● Brief: Transcribe the listing that follows exactly, from its first line to its last.

=== Record extracts ===

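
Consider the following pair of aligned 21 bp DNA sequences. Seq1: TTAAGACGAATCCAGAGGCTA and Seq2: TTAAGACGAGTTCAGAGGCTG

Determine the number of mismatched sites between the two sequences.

Mismatches occur at site 10 (A→G), site 12 (C→T), site 21 (A→G).
That gives 3 mismatches out of 21 aligned sites, so the Hamming distance is 3.

3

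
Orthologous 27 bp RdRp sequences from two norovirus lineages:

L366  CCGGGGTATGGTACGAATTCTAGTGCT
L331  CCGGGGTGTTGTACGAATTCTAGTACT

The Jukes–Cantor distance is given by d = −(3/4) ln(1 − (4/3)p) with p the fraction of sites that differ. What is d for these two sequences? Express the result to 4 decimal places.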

===

● Answer:
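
Consider the following pair of aligned 21 bp DNA sequences. Seq1: TTAAGACGAATCCAGAGGCTA and Seq2: TTAAGACGAGTTCAGAGGCTG

Determine the number of mismatched sites between the two sequences.

Mismatches occur at site 10 (A→G), site 12 (C→T), site 21 (A→G).
That gives 3 mismatches out of 21 aligned sites, so the Hamming distance is 3.

3

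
Orthologous 27 bp RdRp sequences from two norovirus lineages:

L366  CCGGGGTATGGTACGAATTCTAGTGCT
L331  CCGGGGTGTTGTACGAATTCTAGTACT

The Jukes–Cantor distance is given by d = −(3/4) ln(1 − (4/3)p) with p the fraction of sites that differ. What is d for these two sequences? Express the result to 4 decimal places.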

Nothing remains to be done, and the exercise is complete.